** Opening Material to process block **
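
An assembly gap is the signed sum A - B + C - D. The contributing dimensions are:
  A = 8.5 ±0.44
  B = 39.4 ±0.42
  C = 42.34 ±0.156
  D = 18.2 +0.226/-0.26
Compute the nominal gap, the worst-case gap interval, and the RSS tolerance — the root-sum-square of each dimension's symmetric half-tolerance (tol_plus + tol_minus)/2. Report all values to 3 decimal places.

Stack each dimension's contribution:
  +A: nom +8.500 → Σnom=8.500; wc +0.440/-0.440 → slack +0.440/-0.440; half-tol=0.440, Σhalf²=0.193600
  -B: nom -39.400 → Σnom=-30.900; wc +0.420/-0.420 → slack +0.860/-0.860; half-tol=0.420, Σhalf²=0.370000
  +C: nom +42.340 → Σnom=11.440; wc +0.156/-0.156 → slack +1.016/-1.016; half-tol=0.156, Σhalf²=0.394336
  -D: nom -18.200 → Σnom=-6.760; wc +0.260/-0.226 → slack +1.276/-1.242; half-tol=0.243, Σhalf²=0.453385
Nominal = -6.760. Worst-case = [-6.760 - 1.242, -6.760 + 1.276] = [-8.002, -5.484]. RSS = √0.453385 = 0.673.

nominal=-6.760 wc=[-8.002,-5.484] rss=0.673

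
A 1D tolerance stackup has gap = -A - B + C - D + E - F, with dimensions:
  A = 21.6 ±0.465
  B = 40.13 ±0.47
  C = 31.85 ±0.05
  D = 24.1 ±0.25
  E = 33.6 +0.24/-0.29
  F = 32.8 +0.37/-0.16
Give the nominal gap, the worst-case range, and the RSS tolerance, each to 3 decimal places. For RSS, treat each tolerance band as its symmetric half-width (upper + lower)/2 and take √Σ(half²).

nominal=-53.180 wc=[-55.075,-51.545] rss=0.802

Stack each dimension's contribution:
  -A: nom -21.600 → Σnom=-21.600; wc +0.465/-0.465 → slack +0.465/-0.465; half-tol=0.465, Σhalf²=0.216225
  -B: nom -40.130 → Σnom=-61.730; wc +0.470/-0.470 → slack +0.935/-0.935; half-tol=0.470, Σhalf²=0.437125
  +C: nom +31.850 → Σnom=-29.880; wc +0.050/-0.050 → slack +0.985/-0.985; half-tol=0.050, Σhalf²=0.439625
  -D: nom -24.100 → Σnom=-53.980; wc +0.250/-0.250 → slack +1.235/-1.235; half-tol=0.250, Σhalf²=0.502125
  +E: nom +33.600 → Σnom=-20.380; wc +0.240/-0.290 → slack +1.475/-1.525; half-tol=0.265, Σhalf²=0.572350
  -F: nom -32.800 → Σnom=-53.180; wc +0.160/-0.370 → slack +1.635/-1.895; half-tol=0.265, Σhalf²=0.642575
Nominal = -53.180. Worst-case = [-53.180 - 1.895, -53.180 + 1.635] = [-55.075, -51.545]. RSS = √0.642575 = 0.802.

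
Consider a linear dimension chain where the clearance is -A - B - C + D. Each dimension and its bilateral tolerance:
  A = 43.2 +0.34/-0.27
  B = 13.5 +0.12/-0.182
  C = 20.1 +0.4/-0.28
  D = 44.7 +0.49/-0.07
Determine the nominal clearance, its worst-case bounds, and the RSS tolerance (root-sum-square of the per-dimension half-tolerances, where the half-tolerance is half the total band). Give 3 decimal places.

Stack each dimension's contribution:
  -A: nom -43.200 → Σnom=-43.200; wc +0.270/-0.340 → slack +0.270/-0.340; half-tol=0.305, Σhalf²=0.093025
  -B: nom -13.500 → Σnom=-56.700; wc +0.182/-0.120 → slack +0.452/-0.460; half-tol=0.151, Σhalf²=0.115826
  -C: nom -20.100 → Σnom=-76.800; wc +0.280/-0.400 → slack +0.732/-0.860; half-tol=0.340, Σhalf²=0.231426
  +D: nom +44.700 → Σnom=-32.100; wc +0.490/-0.070 → slack +1.222/-0.930; half-tol=0.280, Σhalf²=0.309826
Nominal = -32.100. Worst-case = [-32.100 - 0.930, -32.100 + 1.222] = [-33.030, -30.878]. RSS = √0.309826 = 0.557.

nominal=-32.100 wc=[-33.030,-30.878] rss=0.557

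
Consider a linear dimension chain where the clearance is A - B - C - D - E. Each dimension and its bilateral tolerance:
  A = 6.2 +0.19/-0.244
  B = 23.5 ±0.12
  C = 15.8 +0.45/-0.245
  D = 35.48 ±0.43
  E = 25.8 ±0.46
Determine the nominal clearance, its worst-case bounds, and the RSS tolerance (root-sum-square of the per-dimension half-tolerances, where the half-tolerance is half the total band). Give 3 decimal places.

Stack each dimension's contribution:
  +A: nom +6.200 → Σnom=6.200; wc +0.190/-0.244 → slack +0.190/-0.244; half-tol=0.217, Σhalf²=0.047089
  -B: nom -23.500 → Σnom=-17.300; wc +0.120/-0.120 → slack +0.310/-0.364; half-tol=0.120, Σhalf²=0.061489
  -C: nom -15.800 → Σnom=-33.100; wc +0.245/-0.450 → slack +0.555/-0.814; half-tol=0.348, Σhalf²=0.182245
  -D: nom -35.480 → Σnom=-68.580; wc +0.430/-0.430 → slack +0.985/-1.244; half-tol=0.430, Σhalf²=0.367145
  -E: nom -25.800 → Σnom=-94.380; wc +0.460/-0.460 → slack +1.445/-1.704; half-tol=0.460, Σhalf²=0.578745
Nominal = -94.380. Worst-case = [-94.380 - 1.704, -94.380 + 1.445] = [-96.084, -92.935]. RSS = √0.578745 = 0.761.

nominal=-94.380 wc=[-96.084,-92.935] rss=0.761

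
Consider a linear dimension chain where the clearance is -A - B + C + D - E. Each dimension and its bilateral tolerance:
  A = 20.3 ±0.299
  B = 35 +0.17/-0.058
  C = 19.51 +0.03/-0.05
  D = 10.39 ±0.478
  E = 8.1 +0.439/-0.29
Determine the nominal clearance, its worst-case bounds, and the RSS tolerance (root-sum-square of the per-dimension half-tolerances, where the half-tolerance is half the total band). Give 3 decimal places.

nominal=-33.500 wc=[-34.936,-32.345] rss=0.682

Stack each dimension's contribution:
  -A: nom -20.300 → Σnom=-20.300; wc +0.299/-0.299 → slack +0.299/-0.299; half-tol=0.299, Σhalf²=0.089401
  -B: nom -35.000 → Σnom=-55.300; wc +0.058/-0.170 → slack +0.357/-0.469; half-tol=0.114, Σhalf²=0.102397
  +C: nom +19.510 → Σnom=-35.790; wc +0.030/-0.050 → slack +0.387/-0.519; half-tol=0.040, Σhalf²=0.103997
  +D: nom +10.390 → Σnom=-25.400; wc +0.478/-0.478 → slack +0.865/-0.997; half-tol=0.478, Σhalf²=0.332481
  -E: nom -8.100 → Σnom=-33.500; wc +0.290/-0.439 → slack +1.155/-1.436; half-tol=0.364, Σhalf²=0.465341
Nominal = -33.500. Worst-case = [-33.500 - 1.436, -33.500 + 1.155] = [-34.936, -32.345]. RSS = √0.465341 = 0.682.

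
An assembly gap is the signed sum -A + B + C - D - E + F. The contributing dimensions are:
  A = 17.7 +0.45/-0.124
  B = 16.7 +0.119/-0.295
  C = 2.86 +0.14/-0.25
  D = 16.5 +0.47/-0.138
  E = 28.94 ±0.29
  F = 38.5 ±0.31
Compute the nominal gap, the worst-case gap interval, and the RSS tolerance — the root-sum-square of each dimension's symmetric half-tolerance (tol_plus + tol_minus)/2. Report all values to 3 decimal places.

Stack each dimension's contribution:
  -A: nom -17.700 → Σnom=-17.700; wc +0.124/-0.450 → slack +0.124/-0.450; half-tol=0.287, Σhalf²=0.082369
  +B: nom +16.700 → Σnom=-1.000; wc +0.119/-0.295 → slack +0.243/-0.745; half-tol=0.207, Σhalf²=0.125218
  +C: nom +2.860 → Σnom=1.860; wc +0.140/-0.250 → slack +0.383/-0.995; half-tol=0.195, Σhalf²=0.163243
  -D: nom -16.500 → Σnom=-14.640; wc +0.138/-0.470 → slack +0.521/-1.465; half-tol=0.304, Σhalf²=0.255659
  -E: nom -28.940 → Σnom=-43.580; wc +0.290/-0.290 → slack +0.811/-1.755; half-tol=0.290, Σhalf²=0.339759
  +F: nom +38.500 → Σnom=-5.080; wc +0.310/-0.310 → slack +1.121/-2.065; half-tol=0.310, Σhalf²=0.435859
Nominal = -5.080. Worst-case = [-5.080 - 2.065, -5.080 + 1.121] = [-7.145, -3.959]. RSS = √0.435859 = 0.660.

nominal=-5.080 wc=[-7.145,-3.959] rss=0.660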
** Closing Material to process block **
*What you have to do*
Print precisely the lines from the one with "D = 16.5 +0.47/-0.138" through the end of the data above, adding nothing.

*Task response*
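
  D = 16.5 +0.47/-0.138
  E = 28.94 ±0.29
  F = 38.5 ±0.31
Compute the nominal gap, the worst-case gap interval, and the RSS tolerance — the root-sum-square of each dimension's symmetric half-tolerance (tol_plus + tol_minus)/2. Report all values to 3 decimal places.

Stack each dimension's contribution:
  -A: nom -17.700 → Σnom=-17.700; wc +0.124/-0.450 → slack +0.124/-0.450; half-tol=0.287, Σhalf²=0.082369
  +B: nom +16.700 → Σnom=-1.000; wc +0.119/-0.295 → slack +0.243/-0.745; half-tol=0.207, Σhalf²=0.125218
  +C: nom +2.860 → Σnom=1.860; wc +0.140/-0.250 → slack +0.383/-0.995; half-tol=0.195, Σhalf²=0.163243
  -D: nom -16.500 → Σnom=-14.640; wc +0.138/-0.470 → slack +0.521/-1.465; half-tol=0.304, Σhalf²=0.255659
  -E: nom -28.940 → Σnom=-43.580; wc +0.290/-0.290 → slack +0.811/-1.755; half-tol=0.290, Σhalf²=0.339759
  +F: nom +38.500 → Σnom=-5.080; wc +0.310/-0.310 → slack +1.121/-2.065; half-tol=0.310, Σhalf²=0.435859
Nominal = -5.080. Worst-case = [-5.080 - 2.065, -5.080 + 1.121] = [-7.145, -3.959]. RSS = √0.435859 = 0.660.

nominal=-5.080 wc=[-7.145,-3.959] rss=0.660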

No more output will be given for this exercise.